• ACTION ITEM: Write out the line that contains "In S_5 (one-line", then every following line to the end of the records below, with no other lines and no changes.
SOURCE MATERIAL below:
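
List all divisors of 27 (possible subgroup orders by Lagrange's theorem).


Lagrange's theorem: |H| divides |G|
|G| = 27
Divisors of 27: 1, 3, 9, 27

Possible subgroup orders: {1, 3, 9, 27}


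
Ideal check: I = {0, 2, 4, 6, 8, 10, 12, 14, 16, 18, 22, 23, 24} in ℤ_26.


Check ideal conditions for I = {0, 2, 4, 6, 8, 10, 12, 14, 16, 18, 22, 23, 24} in ℤ_26:
(1) I is an additive subgroup? No
(2) For r ∈ ℤ_26 and a ∈ I: r·a ∈ I? No  [counterexample: r=2, a=10, r·a mod 26 = 20 ∉ I]

No, I is not an ideal of ℤ_26


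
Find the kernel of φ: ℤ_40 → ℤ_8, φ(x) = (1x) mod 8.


Kernel = preimage of identity
ker(φ) = {x ∈ ℤ_40 : 1x ≡ 0 (mod 8)}. Since 8 | 40, φ is well-defined. The kernel is the cyclic subgroup ⟨8⟩ of ℤ_40 (order 5), i.e. {0, 8, 16, 24, 32}

ker(φ) = {0, 8, 16, 24, 32}


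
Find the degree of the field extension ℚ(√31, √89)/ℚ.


[ℚ(√31,√89):ℚ] = [ℚ(√31,√89):ℚ(√31)]·[ℚ(√31):ℚ] = 2·2 = 4

[ℚ(√31, √89)/ℚ] = 4


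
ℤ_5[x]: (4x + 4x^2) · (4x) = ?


Expand and collect like terms; reduce coefficients mod 5:
x^0: 0·0 = 0 ≡ 0 (mod 5)
x^1: 0·4 + 4·0 = 0 ≡ 0 (mod 5)
x^2: 4·4 + 4·0 = 16 ≡ 1 (mod 5)
x^3: 4·4 = 16 ≡ 1 (mod 5)
Result: x^2 + x^3

f · g = x^2 + x^3


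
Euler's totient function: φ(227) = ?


Factor n: 227 = 227
φ(n) = n · ∏(1 - 1/p) over distinct primes p | n
φ(227) = 227 · (1 - 1/227) = 226

φ(227) = 226


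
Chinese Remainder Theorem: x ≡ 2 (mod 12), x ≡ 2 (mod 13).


m₁ = 12, m₂ = 13, gcd = 1, so CRT applies. M = m₁·m₂ = 156
Let M₁ = M/m₁ = 13, M₂ = M/m₂ = 12
Find y₁ ≡ M₁⁻¹ (mod m₁): 13⁻¹ ≡ 1 (mod 12)
Find y₂ ≡ M₂⁻¹ (mod m₂): 12⁻¹ ≡ 12 (mod 13)
x = a₁·M₁·y₁ + a₂·M₂·y₂ = 2·13·1 + 2·12·12 = 314
Reduce mod 156: x ≡ 2
Check: 2 mod 12 = 2 ✓, 2 mod 13 = 2 ✓

x ≡ 2 (mod 156)


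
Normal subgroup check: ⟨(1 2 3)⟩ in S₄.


H = ⟨(1 2 3)⟩ in S₄
(1 4)(1 2 3)(1 4)⁻¹ = (4 2 3) ∉ ⟨(1 2 3)⟩

No, not a normal subgroup


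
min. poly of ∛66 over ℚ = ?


∛66 satisfies x³ - 66 = 0, irreducible over ℚ (no rational root; 66 is not a perfect cube)

Minimal polynomial: x³ - 66


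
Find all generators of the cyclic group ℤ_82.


g generates ℤ_n iff gcd(g,n) = 1
Prime factors of 82: 2, 41
Generators are g ∈ {1,...,81} not divisible by any of these primes.
Generators: {1, 3, 5, 7, 9, 11, 13, 15, 17, 19, 21, 23, 25, 27, 29, 31, 33, 35, 37, 39, 43, 45, 47, 49, 51, 53, 55, 57, 59, 61, 63, 65, 67, 69, 71, 73, 75, 77, 79, 81}
Number of generators = φ(82) = 40

Generators of ℤ_82 = {1, 3, 5, 7, 9, 11, 13, 15, 17, 19, 21, 23, 25, 27, 29, 31, 33, 35, 37, 39, 43, 45, 47, 49, 51, 53, 55, 57, 59, 61, 63, 65, 67, 69, 71, 73, 75, 77, 79, 81}


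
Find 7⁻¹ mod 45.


Use the extended Euclidean algorithm to write 1 = 7·s + 45·t; then s mod 45 is the inverse.
Euclidean algorithm:
  7 = 0·45 + 7
  45 = 6·7 + 3
  7 = 2·3 + 1
  3 = 3·1 + 0
gcd(7,45) = 1
Back-substitution gives: 7·(13) + 45·(-2) = 1
So 7⁻¹ ≡ 13 ≡ 13 (mod 45)
Check: 7 × 13 = 91 ≡ 1 (mod 45) ✓

7⁻¹ ≡ 13 (mod 45)


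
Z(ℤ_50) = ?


Z(G) = {g ∈ G | gx = xg for all x ∈ G}
ℤ_50 is abelian, so Z(G) = G

Z(ℤ_50) = ℤ_50


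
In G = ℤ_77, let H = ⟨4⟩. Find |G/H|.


|⟨4⟩| = n / gcd(4, 77) = 77 / 1 = 77
H is normal (ℤ_77 is abelian).
|G/H| = |G| / |H| = 77 / 77 = 1

|G/H| = 1


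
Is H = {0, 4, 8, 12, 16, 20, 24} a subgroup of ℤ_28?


Subgroup test for H = {0, 4, 8, 12, 16, 20, 24} in (ℤ_28, +):
(1) 0 ∈ H? Yes
(2) Closure: for all a,b ∈ H, (a+b) mod 28 ∈ H? Yes
(3) Inverses: for all a ∈ H, -a mod 28 ∈ H? Yes

Yes, H is a subgroup of ℤ_28


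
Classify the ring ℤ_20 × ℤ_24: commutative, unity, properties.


Direct product ring; commutative with unity (1,1); but (1,0)·(0,1) = (0,0) gives zero divisors, so not an integral domain
Commutative: Yes
Integral domain: No
Has unity: Yes

ℤ_20 × ℤ_24: Commutative=Yes, Unity=Yes


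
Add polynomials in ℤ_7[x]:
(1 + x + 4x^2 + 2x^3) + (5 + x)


Add coefficients mod 7:
x^0: 1 + 5 = 6 (mod 7)
x^1: 1 + 1 = 2 (mod 7)
x^2: 4 + 0 = 4 (mod 7)
x^3: 2 + 0 = 2 (mod 7)
Result: 6 + 2x + 4x^2 + 2x^3

f + g = 6 + 2x + 4x^2 + 2x^3


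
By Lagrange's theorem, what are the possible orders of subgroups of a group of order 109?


Lagrange's theorem: |H| divides |G|
|G| = 109
Divisors of 109: 1, 109

Possible subgroup orders: {1, 109}


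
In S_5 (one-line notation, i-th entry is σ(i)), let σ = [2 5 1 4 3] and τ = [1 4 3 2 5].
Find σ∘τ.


σ∘τ: apply τ first, then σ
1 →τ 1 →σ 2
2 →τ 4 →σ 4
3 →τ 3 →σ 1
4 →τ 2 →σ 5
5 →τ 5 →σ 3

σ∘τ = [2 4 1 5 3]


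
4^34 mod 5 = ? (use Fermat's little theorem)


Fermat's little theorem: if p is prime and gcd(a,p)=1, then a^(p-1) ≡ 1 (mod p)
p = 5 is prime, gcd(4,5) = 1
Reduce exponent: 34 mod 4 = 2
So 4^34 ≡ 4^2 (mod 5)
4^2 mod 5 = 1

4^34 ≡ 1 (mod 5)


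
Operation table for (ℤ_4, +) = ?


Elements: {0, 1, 2, 3}
Operation: addition mod 4
Entry (a, b) = (a + b) mod 4

Cayley table:
  | 0 | 1 | 2 | 3
0 | 0 | 1 | 2 | 3
1 | 1 | 2 | 3 | 0
2 | 2 | 3 | 0 | 1
3 | 3 | 0 | 1 | 2


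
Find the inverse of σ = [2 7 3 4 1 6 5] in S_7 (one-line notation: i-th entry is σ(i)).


To find σ⁻¹, swap domain and range:
σ(1) = 2 → σ⁻¹(2) = 1
σ(2) = 7 → σ⁻¹(7) = 2
σ(3) = 3 → σ⁻¹(3) = 3
σ(4) = 4 → σ⁻¹(4) = 4
σ(5) = 1 → σ⁻¹(1) = 5
σ(6) = 6 → σ⁻¹(6) = 6
σ(7) = 5 → σ⁻¹(5) = 7

σ⁻¹ = [5 1 3 4 7 6 2]


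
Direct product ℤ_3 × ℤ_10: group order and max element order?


|ℤ_3 × ℤ_10| = 3 × 10 = 30
Max element order = lcm(3,10) = 30
Cyclic? Yes (gcd=1)

|ℤ_3×ℤ_10| = 30, max element order = 30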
End of SOURCE MATERIAL.
• OUTPUT BELOW:
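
In S_5 (one-line notation, i-th entry is σ(i)), let σ = [2 5 1 4 3] and τ = [1 4 3 2 5].
Find σ∘τ.


σ∘τ: apply τ first, then σ
1 →τ 1 →σ 2
2 →τ 4 →σ 4
3 →τ 3 →σ 1
4 →τ 2 →σ 5
5 →τ 5 →σ 3

σ∘τ = [2 4 1 5 3]


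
4^34 mod 5 = ? (use Fermat's little theorem)


Fermat's little theorem: if p is prime and gcd(a,p)=1, then a^(p-1) ≡ 1 (mod p)
p = 5 is prime, gcd(4,5) = 1
Reduce exponent: 34 mod 4 = 2
So 4^34 ≡ 4^2 (mod 5)
4^2 mod 5 = 1

4^34 ≡ 1 (mod 5)


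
Operation table for (ℤ_4, +) = ?


Elements: {0, 1, 2, 3}
Operation: addition mod 4
Entry (a, b) = (a + b) mod 4

Cayley table:
  | 0 | 1 | 2 | 3
0 | 0 | 1 | 2 | 3
1 | 1 | 2 | 3 | 0
2 | 2 | 3 | 0 | 1
3 | 3 | 0 | 1 | 2


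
Find the inverse of σ = [2 7 3 4 1 6 5] in S_7 (one-line notation: i-th entry is σ(i)).


To find σ⁻¹, swap domain and range:
σ(1) = 2 → σ⁻¹(2) = 1
σ(2) = 7 → σ⁻¹(7) = 2
σ(3) = 3 → σ⁻¹(3) = 3
σ(4) = 4 → σ⁻¹(4) = 4
σ(5) = 1 → σ⁻¹(1) = 5
σ(6) = 6 → σ⁻¹(6) = 6
σ(7) = 5 → σ⁻¹(5) = 7

σ⁻¹ = [5 1 3 4 7 6 2]


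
Direct product ℤ_3 × ℤ_10: group order and max element order?


|ℤ_3 × ℤ_10| = 3 × 10 = 30
Max element order = lcm(3,10) = 30
Cyclic? Yes (gcd=1)

|ℤ_3×ℤ_10| = 30, max element order = 30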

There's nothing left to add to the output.